## What to work on
A word-for-word transcript of every entry is required.

►

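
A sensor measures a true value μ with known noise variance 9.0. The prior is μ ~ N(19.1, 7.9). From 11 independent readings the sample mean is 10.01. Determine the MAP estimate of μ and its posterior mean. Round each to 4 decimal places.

Posterior for μ is Normal. Precision-weighted mean: (1/7.9·19.1 + 11/9.0·10.01) / (1/7.9 + 11/9.0) = 10.8631.
A Normal posterior is symmetric, so mode = mean.

MAP: 10.8631. Posterior mean: 10.8631.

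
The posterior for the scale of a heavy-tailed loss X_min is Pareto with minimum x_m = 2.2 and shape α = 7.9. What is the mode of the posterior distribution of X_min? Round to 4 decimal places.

The Pareto density is strictly decreasing on [x_m, ∞), so the mode is x_m = 2.2000.
Mean = α·x_m/(α−1) = 7.9·2.2/6.9 = 2.5188.
This is the posterior mode — the MAP estimate.

2.2000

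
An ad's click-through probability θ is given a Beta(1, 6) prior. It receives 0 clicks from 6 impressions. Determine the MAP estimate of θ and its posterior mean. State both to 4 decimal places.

Posterior: Beta(1+0, 6+6) = Beta(1, 12).
Since α = 1 ≤ 1 and β > 1, the Beta density is monotone decreasing on [0,1]; the mode is at 0.
Mean = 1/(1+12) = 0.0769.
Mean > mode: the posterior has a right tail.

MAP: 0.0000. Posterior mean: 0.0769.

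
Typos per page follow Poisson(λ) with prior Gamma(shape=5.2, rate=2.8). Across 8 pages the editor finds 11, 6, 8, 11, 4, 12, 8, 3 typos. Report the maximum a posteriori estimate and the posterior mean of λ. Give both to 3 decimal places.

Σ counts = 63. Posterior: Gamma(shape = 5.2+63 = 68.2, rate = 2.8+8 = 10.8).
Mode = (α−1)/β = 67.2/10.8 = 6.222.
Mean = α/β = 68.2/10.8 = 6.315.
Right-skewed posterior ⇒ mode < mean.

λ_MAP = 6.222, E[λ|data] = 6.315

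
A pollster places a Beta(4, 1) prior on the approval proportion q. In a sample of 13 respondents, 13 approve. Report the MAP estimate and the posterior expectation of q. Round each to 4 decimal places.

MAP estimate = 1.0000, posterior expectation = 0.9444

Posterior: Beta(4+13, 1+0) = Beta(17, 1).
Since β = 1 ≤ 1 and α > 1, the Beta density is monotone increasing on [0,1]; the mode is at 1.
Mean = 17/(17+1) = 0.9444.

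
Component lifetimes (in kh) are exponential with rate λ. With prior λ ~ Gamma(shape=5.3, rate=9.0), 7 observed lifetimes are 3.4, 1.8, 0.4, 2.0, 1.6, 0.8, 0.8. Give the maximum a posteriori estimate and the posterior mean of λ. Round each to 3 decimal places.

Σ times = 10.8. Posterior: Gamma(shape = 5.3+7 = 12.3, rate = 9.0+10.8 = 19.8).
Mode = (α−1)/β = 11.3/19.8 = 0.571.
Mean = α/β = 12.3/19.8 = 0.621.
Mean > mode: the posterior has a right tail.

MAP = 0.571; posterior mean = 0.621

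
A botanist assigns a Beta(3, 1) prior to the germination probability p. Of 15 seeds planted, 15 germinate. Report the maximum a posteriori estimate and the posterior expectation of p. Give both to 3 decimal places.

Posterior: Beta(3+15, 1+0) = Beta(18, 1).
Since β = 1 ≤ 1 and α > 1, the Beta density is monotone increasing on [0,1]; the mode is at 1.
Mean = 18/(18+1) = 0.947.
The mean is pulled below the mode by the posterior's left skew.

maximum a posteriori estimate = 1.000, posterior expectation = 0.947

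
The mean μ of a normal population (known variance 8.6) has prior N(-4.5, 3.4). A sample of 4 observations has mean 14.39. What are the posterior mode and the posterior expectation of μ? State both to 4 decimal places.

Posterior for μ is Normal. Precision-weighted mean: (1/3.4·-4.5 + 4/8.6·14.39) / (1/3.4 + 4/8.6) = 7.0723.
A Normal posterior is symmetric, so mode = mean.

μ_MAP = 7.0723, E[μ|data] = 7.0723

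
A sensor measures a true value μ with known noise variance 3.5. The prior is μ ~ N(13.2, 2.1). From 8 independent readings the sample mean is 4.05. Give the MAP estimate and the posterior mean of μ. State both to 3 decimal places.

MAP: 5.628. Posterior mean: 5.628.

Posterior for μ is Normal. Precision-weighted mean: (1/2.1·13.2 + 8/3.5·4.05) / (1/2.1 + 8/3.5) = 5.628.
A Normal posterior is symmetric, so mode = mean.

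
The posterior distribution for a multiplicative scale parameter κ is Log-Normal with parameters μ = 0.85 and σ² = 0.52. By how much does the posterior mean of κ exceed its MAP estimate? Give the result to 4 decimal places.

1.6434

Mode = exp(μ − σ²) = exp(0.33) = 1.3910.
Mean = exp(μ + σ²/2) = exp(1.110) = 3.0344.
Difference = 3.0344 − 1.3910 = 1.6434.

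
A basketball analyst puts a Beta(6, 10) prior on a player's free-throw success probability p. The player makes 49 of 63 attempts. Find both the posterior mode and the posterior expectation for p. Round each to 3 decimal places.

MAP: 0.701. Posterior mean: 0.696.

Posterior: Beta(6+49, 10+14) = Beta(55, 24).
Mode = (55−1)/(55+24−2) = 54/77 = 0.701.
Mean = 55/(55+24) = 55/79 = 0.696.
Left-skewed posterior ⇒ mean < mode.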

◄

## Response area
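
A sensor measures a true value μ with known noise variance 9.0. The prior is μ ~ N(19.1, 7.9). From 11 independent readings the sample mean is 10.01. Determine the MAP estimate of μ and its posterior mean. Round each to 4 decimal places.

Posterior for μ is Normal. Precision-weighted mean: (1/7.9·19.1 + 11/9.0·10.01) / (1/7.9 + 11/9.0) = 10.8631.
A Normal posterior is symmetric, so mode = mean.

MAP: 10.8631. Posterior mean: 10.8631.

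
The posterior for the scale of a heavy-tailed loss X_min is Pareto with minimum x_m = 2.2 and shape α = 7.9. What is the mode of the posterior distribution of X_min? Round to 4 decimal places.

The Pareto density is strictly decreasing on [x_m, ∞), so the mode is x_m = 2.2000.
Mean = α·x_m/(α−1) = 7.9·2.2/6.9 = 2.5188.
This is the posterior mode — the MAP estimate.

2.2000

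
An ad's click-through probability θ is given a Beta(1, 6) prior. It receives 0 clicks from 6 impressions. Determine the MAP estimate of θ and its posterior mean. State both to 4 decimal places.

Posterior: Beta(1+0, 6+6) = Beta(1, 12).
Since α = 1 ≤ 1 and β > 1, the Beta density is monotone decreasing on [0,1]; the mode is at 0.
Mean = 1/(1+12) = 0.0769.
Mean > mode: the posterior has a right tail.

MAP: 0.0000. Posterior mean: 0.0769.

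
Typos per page follow Poisson(λ) with prior Gamma(shape=5.2, rate=2.8). Across 8 pages the editor finds 11, 6, 8, 11, 4, 12, 8, 3 typos. Report the maximum a posteriori estimate and the posterior mean of λ. Give both to 3 decimal places.

Σ counts = 63. Posterior: Gamma(shape = 5.2+63 = 68.2, rate = 2.8+8 = 10.8).
Mode = (α−1)/β = 67.2/10.8 = 6.222.
Mean = α/β = 68.2/10.8 = 6.315.
Right-skewed posterior ⇒ mode < mean.

λ_MAP = 6.222, E[λ|data] = 6.315

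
A pollster places a Beta(4, 1) prior on the approval proportion q. In a sample of 13 respondents, 13 approve. Report the MAP estimate and the posterior expectation of q. Round each to 4 decimal places.

MAP estimate = 1.0000, posterior expectation = 0.9444

Posterior: Beta(4+13, 1+0) = Beta(17, 1).
Since β = 1 ≤ 1 and α > 1, the Beta density is monotone increasing on [0,1]; the mode is at 1.
Mean = 17/(17+1) = 0.9444.

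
Component lifetimes (in kh) are exponential with rate λ. With prior λ ~ Gamma(shape=5.3, rate=9.0), 7 observed lifetimes are 3.4, 1.8, 0.4, 2.0, 1.6, 0.8, 0.8. Give the maximum a posteriori estimate and the posterior mean of λ. Round each to 3 decimal places.

Σ times = 10.8. Posterior: Gamma(shape = 5.3+7 = 12.3, rate = 9.0+10.8 = 19.8).
Mode = (α−1)/β = 11.3/19.8 = 0.571.
Mean = α/β = 12.3/19.8 = 0.621.
Mean > mode: the posterior has a right tail.

MAP = 0.571; posterior mean = 0.621

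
A botanist assigns a Beta(3, 1) prior to the germination probability p. Of 15 seeds planted, 15 germinate. Report the maximum a posteriori estimate and the posterior expectation of p. Give both to 3 decimal places.

Posterior: Beta(3+15, 1+0) = Beta(18, 1).
Since β = 1 ≤ 1 and α > 1, the Beta density is monotone increasing on [0,1]; the mode is at 1.
Mean = 18/(18+1) = 0.947.
The mean is pulled below the mode by the posterior's left skew.

maximum a posteriori estimate = 1.000, posterior expectation = 0.947

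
The mean μ of a normal population (known variance 8.6) has prior N(-4.5, 3.4). A sample of 4 observations has mean 14.39. What are the posterior mode and the posterior expectation of μ? State both to 4 decimal places.

Posterior for μ is Normal. Precision-weighted mean: (1/3.4·-4.5 + 4/8.6·14.39) / (1/3.4 + 4/8.6) = 7.0723.
A Normal posterior is symmetric, so mode = mean.

μ_MAP = 7.0723, E[μ|data] = 7.0723

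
A sensor measures a true value μ with known noise variance 3.5. The prior is μ ~ N(13.2, 2.1). From 8 independent readings the sample mean is 4.05. Give the MAP estimate and the posterior mean of μ. State both to 3 decimal places.

MAP: 5.628. Posterior mean: 5.628.

Posterior for μ is Normal. Precision-weighted mean: (1/2.1·13.2 + 8/3.5·4.05) / (1/2.1 + 8/3.5) = 5.628.
A Normal posterior is symmetric, so mode = mean.

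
The posterior distribution for a multiplicative scale parameter κ is Log-Normal with parameters μ = 0.85 and σ² = 0.52. By how much does the posterior mean of κ exceed its MAP estimate? Give the result to 4 decimal places.

1.6434

Mode = exp(μ − σ²) = exp(0.33) = 1.3910.
Mean = exp(μ + σ²/2) = exp(1.110) = 3.0344.
Difference = 3.0344 − 1.3910 = 1.6434.

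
A basketball analyst puts a Beta(6, 10) prior on a player's free-throw success probability p. The player makes 49 of 63 attempts. Find both the posterior mode and the posterior expectation for p. Round each to 3 decimal places.

MAP: 0.701. Posterior mean: 0.696.

Posterior: Beta(6+49, 10+14) = Beta(55, 24).
Mode = (55−1)/(55+24−2) = 54/77 = 0.701.
Mean = 55/(55+24) = 55/79 = 0.696.
Left-skewed posterior ⇒ mean < mode.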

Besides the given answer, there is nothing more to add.